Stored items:
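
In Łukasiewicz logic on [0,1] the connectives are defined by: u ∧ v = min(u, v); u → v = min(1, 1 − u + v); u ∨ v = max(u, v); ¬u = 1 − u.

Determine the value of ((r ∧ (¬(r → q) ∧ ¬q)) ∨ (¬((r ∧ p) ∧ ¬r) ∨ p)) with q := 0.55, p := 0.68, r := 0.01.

(r → q): min(1, 1 − 0.01 + 0.55) = 1
¬(r → q): Łukasiewicz ¬ gives 1 − 1 = 0
¬q: Łukasiewicz ¬ gives 1 − 0.55 = 0.45
(¬(r → q) ∧ ¬q) = min(0, 0.45) = 0
(r ∧ (¬(r → q) ∧ ¬q)) = min(0.01, 0) = 0
(r ∧ p) = min(0.01, 0.68) = 0.01
¬r: Łukasiewicz ¬ gives 1 − 0.01 = 0.99
((r ∧ p) ∧ ¬r) = min(0.01, 0.99) = 0.01
¬((r ∧ p) ∧ ¬r): Łukasiewicz ¬ gives 1 − 0.01 = 0.99
(¬((r ∧ p) ∧ ¬r) ∨ p) = max(0.99, 0.68) = 0.99
((r ∧ (¬(r → q) ∧ ¬q)) ∨ (¬((r ∧ p) ∧ ¬r) ∨ p)) = max(0, 0.99) = 0.99

0.99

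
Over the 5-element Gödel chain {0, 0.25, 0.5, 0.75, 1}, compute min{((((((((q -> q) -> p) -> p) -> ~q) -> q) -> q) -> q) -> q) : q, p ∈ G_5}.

The minimum is attained at q = 0.25, p = 0:
  (q -> q): 0.25 ≤ 0.25, so result = 1
  ((q -> q) -> p): 1 > 0, so result = 0
  (((q -> q) -> p) -> p): 0 ≤ 0, so result = 1
  ~q: Gödel ¬ of 0.25 = 0 (operand ≠ 0)
  ((((q -> q) -> p) -> p) -> ~q): 1 > 0, so result = 0
  (((((q -> q) -> p) -> p) -> ~q) -> q): 0 ≤ 0.25, so result = 1
  ((((((q -> q) -> p) -> p) -> ~q) -> q) -> q): 1 > 0.25, so result = 0.25
  (((((((q -> q) -> p) -> p) -> ~q) -> q) -> q) -> q): 0.25 ≤ 0.25, so result = 1
  ((((((((q -> q) -> p) -> p) -> ~q) -> q) -> q) -> q) -> q): 1 > 0.25, so result = 0.25
Checking all 25 assignments confirms none give a value below 0.25.

0.25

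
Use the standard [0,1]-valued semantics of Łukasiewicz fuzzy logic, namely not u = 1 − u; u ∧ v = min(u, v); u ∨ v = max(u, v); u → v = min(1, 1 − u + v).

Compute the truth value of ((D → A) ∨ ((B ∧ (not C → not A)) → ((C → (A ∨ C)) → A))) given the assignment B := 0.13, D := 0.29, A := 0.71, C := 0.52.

(D → A): min(1, 1 − 0.29 + 0.71) = 1
not C: Łukasiewicz ¬ gives 1 − 0.52 = 0.48
not A: Łukasiewicz ¬ gives 1 − 0.71 = 0.29
(not C → not A): min(1, 1 − 0.48 + 0.29) = 0.81
(B ∧ (not C → not A)) = min(0.13, 0.81) = 0.13
(A ∨ C) = max(0.71, 0.52) = 0.71
(C → (A ∨ C)): min(1, 1 − 0.52 + 0.71) = 1
((C → (A ∨ C)) → A): min(1, 1 − 1 + 0.71) = 0.71
((B ∧ (not C → not A)) → ((C → (A ∨ C)) → A)): min(1, 1 − 0.13 + 0.71) = 1
((D → A) ∨ ((B ∧ (not C → not A)) → ((C → (A ∨ C)) → A))) = max(1, 1) = 1

1.00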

__Exercise directions__.
Every line with "logic" in it should be copied from the entries above.

__Result below__.
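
In Łukasiewicz logic on [0,1] the connectives are defined by: u ∧ v = min(u, v); u → v = min(1, 1 − u + v); u ∨ v = max(u, v); ¬u = 1 − u.
Use the standard [0,1]-valued semantics of Łukasiewicz fuzzy logic, namely not u = 1 − u; u ∧ v = min(u, v); u ∨ v = max(u, v); u → v = min(1, 1 − u + v).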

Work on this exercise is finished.